§ **PROMPT**: From the entries below, reproduce exactly the line containing "Determine the least-squares coefficients for the model P", the line containing "-8 at t = 11.", and every line in between, with nothing added.

Top of RECORDS FOR THE TASK

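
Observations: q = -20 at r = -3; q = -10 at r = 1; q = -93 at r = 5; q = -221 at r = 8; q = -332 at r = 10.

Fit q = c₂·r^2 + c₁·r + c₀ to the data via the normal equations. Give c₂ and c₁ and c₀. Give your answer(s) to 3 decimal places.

c₂ = -2.959, c₁ = -3.342, c₀ = -3.411

The normal equations are: 14803·c₂ + 1611·c₁ + 199·c₀ = -49859;  1611·c₂ + 199·c₁ + 21·c₀ = -5503;  199·c₂ + 21·c₁ + 5·c₀ = -676.
(Σr^2·r^2 = 14803, Σr^2·r = 1611, Σr^2 = 199, Σr·r = 199, Σr = 21, Σ1 = 5, Σr^2·q = -49859, Σr·q = -5503, Σq = -676.)
Inverting the 3×3 Gram matrix, [c₂, c₁, c₀]ᵀ = [-1195869/404198, -1350767/404198, -689381/202099]ᵀ.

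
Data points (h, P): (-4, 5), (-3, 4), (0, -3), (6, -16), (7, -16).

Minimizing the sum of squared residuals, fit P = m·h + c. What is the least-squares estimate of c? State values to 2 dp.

c = -2.76

With design matrix M, MᵀM = [[110, 6]; [6, 5]] and MᵀP = [-240, -26]ᵀ.
Δ = 110·5 − 6² = 514.
m = ((-240)·5 − 6·(-26))/514 = -522/257; c = (110·(-26) − 6·(-240))/514 = -710/257.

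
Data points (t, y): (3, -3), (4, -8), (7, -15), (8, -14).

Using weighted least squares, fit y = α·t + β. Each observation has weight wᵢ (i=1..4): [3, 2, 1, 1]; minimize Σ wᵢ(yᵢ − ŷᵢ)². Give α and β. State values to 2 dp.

α = -2.38, β = 3.16

Sums needed: Σwᵢ·t·t = 172, Σwᵢ·t = 32, Σwᵢ·1 = 7.
Moment sums: Σwᵢ·t·y = -308, Σwᵢ·y = -54.
So MᵀWM·[α, β]ᵀ = MᵀWy: [[172, 32]; [32, 7]]·[α, β]ᵀ = [-308, -54]ᵀ.
Δ = 172·7 − 32² = 180.
α = ((-308)·7 − 32·(-54))/180 = -107/45; β = (172·(-54) − 32·(-308))/180 = 142/45.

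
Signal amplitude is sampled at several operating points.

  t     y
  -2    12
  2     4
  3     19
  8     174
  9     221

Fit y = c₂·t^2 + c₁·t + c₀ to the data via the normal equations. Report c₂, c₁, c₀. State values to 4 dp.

c₂ = 2.9652, c₁ = -1.6640, c₀ = -3.4177

XᵀX·[c₂, c₁, c₀]ᵀ = Xᵀy reads: 10770·c₂ + 1268·c₁ + 162·c₀ = 29272;  1268·c₂ + 162·c₁ + 20·c₀ = 3422;  162·c₂ + 20·c₁ + 5·c₀ = 430.
Row-reducing yields c₂ = 253300/85423, c₁ = -142147/85423, c₀ = -22458/6571.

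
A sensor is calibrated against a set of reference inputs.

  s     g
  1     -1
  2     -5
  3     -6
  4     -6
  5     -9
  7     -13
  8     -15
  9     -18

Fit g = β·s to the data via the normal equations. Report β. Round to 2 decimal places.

The normal system MᵀM·[β]ᵀ = Mᵀg is [[249]]·[β]ᵀ = [-471]ᵀ.
β = (-471)/249 = -1.89157.

β = -1.89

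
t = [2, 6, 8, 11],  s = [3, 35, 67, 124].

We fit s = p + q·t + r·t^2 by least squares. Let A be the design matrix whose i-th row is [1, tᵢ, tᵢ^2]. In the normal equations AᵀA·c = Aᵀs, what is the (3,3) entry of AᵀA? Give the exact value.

Row 3 ↔ basis t^2, column 3 ↔ basis t^2, so (AᵀA)_{3,3} = Σᵢ (t^2)·(t^2) = (4)·(4) + (36)·(36) + (64)·(64) + (121)·(121) = 20049.

20049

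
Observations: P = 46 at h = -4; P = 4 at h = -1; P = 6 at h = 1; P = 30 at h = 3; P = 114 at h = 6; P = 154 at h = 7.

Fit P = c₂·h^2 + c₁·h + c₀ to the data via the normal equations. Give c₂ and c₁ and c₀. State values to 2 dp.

c₂ = 2.99, c₁ = 0.80, c₀ = 1.56

Forming XᵀX = [[4036, 522, 112]; [522, 112, 12]; [112, 12, 6]] and XᵀP = [12666, 1670, 354]ᵀ gives XᵀX·[c₂, c₁, c₀]ᵀ = XᵀP.
Row-reducing yields c₂ = 2031/679, c₁ = 545/679, c₀ = 1059/679.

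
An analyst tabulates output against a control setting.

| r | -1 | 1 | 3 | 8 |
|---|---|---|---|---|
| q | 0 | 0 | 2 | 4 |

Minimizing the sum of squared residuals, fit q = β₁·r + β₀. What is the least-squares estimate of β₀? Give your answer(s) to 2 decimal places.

Setting ∂/∂β₁ … = 0 gives: 75·β₁ + 11·β₀ = 38;  11·β₁ + 4·β₀ = 6.
Determinant 75·4 − 11² = 179.
β₁ = (38·4 − 11·6)/179 = 86/179; β₀ = (75·6 − 11·38)/179 = 32/179.

β₀ = 0.18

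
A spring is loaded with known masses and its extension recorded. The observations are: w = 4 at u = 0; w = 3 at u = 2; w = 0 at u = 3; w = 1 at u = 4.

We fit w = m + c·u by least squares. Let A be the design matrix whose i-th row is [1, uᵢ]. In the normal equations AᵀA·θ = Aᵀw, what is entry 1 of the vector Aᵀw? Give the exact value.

Entry 1 ↔ basis 1, so (Aᵀw)_{1} = Σᵢ wᵢ = (1)·(4) + (1)·(3) + (1)·(0) + (1)·(1) = 8.

8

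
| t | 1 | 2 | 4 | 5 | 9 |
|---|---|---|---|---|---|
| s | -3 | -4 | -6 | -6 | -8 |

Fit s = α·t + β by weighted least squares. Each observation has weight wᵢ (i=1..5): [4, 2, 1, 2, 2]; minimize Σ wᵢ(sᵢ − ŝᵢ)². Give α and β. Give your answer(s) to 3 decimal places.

Forming AᵀWA = [[240, 40]; [40, 11]] and AᵀWs = [-256, -54]ᵀ gives AᵀWA·[α, β]ᵀ = AᵀWs.
Determinant 240·11 − 40² = 1040.
α = ((-256)·11 − 40·(-54))/1040 = -41/65; β = (240·(-54) − 40·(-256))/1040 = -34/13.

α = -0.631, β = -2.615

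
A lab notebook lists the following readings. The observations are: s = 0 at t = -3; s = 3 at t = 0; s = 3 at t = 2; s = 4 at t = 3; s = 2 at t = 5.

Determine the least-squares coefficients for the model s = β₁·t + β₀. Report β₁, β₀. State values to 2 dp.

The normal system AᵀA·[β₁, β₀]ᵀ = Aᵀs is [[47, 7]; [7, 5]]·[β₁, β₀]ᵀ = [28, 12]ᵀ.
Determinant 47·5 − 7² = 186.
β₁ = (28·5 − 7·12)/186 = 28/93; β₀ = (47·12 − 7·28)/186 = 184/93.

β₁ = 0.30, β₀ = 1.98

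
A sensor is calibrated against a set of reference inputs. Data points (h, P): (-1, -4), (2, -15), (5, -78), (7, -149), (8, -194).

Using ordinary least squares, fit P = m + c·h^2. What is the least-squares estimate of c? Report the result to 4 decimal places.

c = -2.9998

With design matrix M, MᵀM = [[5, 143]; [143, 7139]] and MᵀP = [-440, -21731]ᵀ.
det = 5·7139 − 143² = 15246.
m = ((-440)·7139 − 143·(-21731))/15246 = -1019/462; c = (5·(-21731) − 143·(-440))/15246 = -15245/5082.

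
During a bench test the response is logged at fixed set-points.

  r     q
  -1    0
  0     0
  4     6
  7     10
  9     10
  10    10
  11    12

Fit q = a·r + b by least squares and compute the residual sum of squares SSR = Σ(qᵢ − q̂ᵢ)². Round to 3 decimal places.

SSR = 6.820

Sums needed: Σr·r = 368, Σr = 40, Σ1 = 7.
For Aᵀq: Σr·q = 416, Σq = 48.
So AᵀA·[a, b]ᵀ = Aᵀq: [[368, 40]; [40, 7]]·[a, b]ᵀ = [416, 48]ᵀ.
Eliminating b: 7·(row 1) − 40·(row 2) gives 976·a = 7·416 − 40·48 = 992, so a = 62/61.
Then b = (48 − 40·(62/61))/7 = 64/61.
Residuals: -2/61, -64/61, 54/61, 112/61, -12/61, -74/61, -14/61; SSR = 416/61.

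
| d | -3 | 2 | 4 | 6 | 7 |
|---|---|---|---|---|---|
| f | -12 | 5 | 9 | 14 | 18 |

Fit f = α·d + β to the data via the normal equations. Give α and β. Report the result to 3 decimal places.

Normal-equation sums: Σd·d = 114, Σd = 16, Σ1 = 5.
For Mᵀf: Σd·f = 292, Σf = 34.
So MᵀM·[α, β]ᵀ = Mᵀf: [[114, 16]; [16, 5]]·[α, β]ᵀ = [292, 34]ᵀ.
Eliminating β: 5·(row 1) − 16·(row 2) gives 314·α = 5·292 − 16·34 = 916, so α = 458/157.
Then β = (34 − 16·(458/157))/5 = -398/157.

α = 2.917, β = -2.535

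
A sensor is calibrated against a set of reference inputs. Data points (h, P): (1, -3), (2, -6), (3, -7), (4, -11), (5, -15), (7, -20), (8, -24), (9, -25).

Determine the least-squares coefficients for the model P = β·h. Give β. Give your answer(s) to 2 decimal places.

β = -2.86

The normal system AᵀA·[β]ᵀ = AᵀP is [[249]]·[β]ᵀ = [-712]ᵀ.
Hence β = -712 / 249 ≈ -2.85944.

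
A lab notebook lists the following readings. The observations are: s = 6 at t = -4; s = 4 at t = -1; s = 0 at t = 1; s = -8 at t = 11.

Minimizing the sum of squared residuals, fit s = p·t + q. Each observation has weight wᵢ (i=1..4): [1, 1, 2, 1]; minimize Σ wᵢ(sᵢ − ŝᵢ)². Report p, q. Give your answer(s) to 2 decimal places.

Normal-equation sums: Σwᵢ·t·t = 140, Σwᵢ·t = 8, Σwᵢ·1 = 5.
Right-hand side: Σwᵢ·t·s = -116, Σwᵢ·s = 2.
Normal equations: [[140, 8]; [8, 5]]·[p, q]ᵀ = [-116, 2]ᵀ.
Determinant 140·5 − 8² = 636.
p = ((-116)·5 − 8·2)/636 = -149/159; q = (140·2 − 8·(-116))/636 = 302/159.

p = -0.94, q = 1.90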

Bottom of RECORDS FOR THE TASK

§ **SOLUTION TO THIS PROBLEM**:
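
Determine the least-squares coefficients for the model P = β·h. Give β. Give your answer(s) to 2 decimal places.

β = -2.86

The normal system AᵀA·[β]ᵀ = AᵀP is [[249]]·[β]ᵀ = [-712]ᵀ.
Hence β = -712 / 249 ≈ -2.85944.

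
A lab notebook lists the following readings. The observations are: s = 6 at t = -4; s = 4 at t = -1; s = 0 at t = 1; s = -8 at t = 11.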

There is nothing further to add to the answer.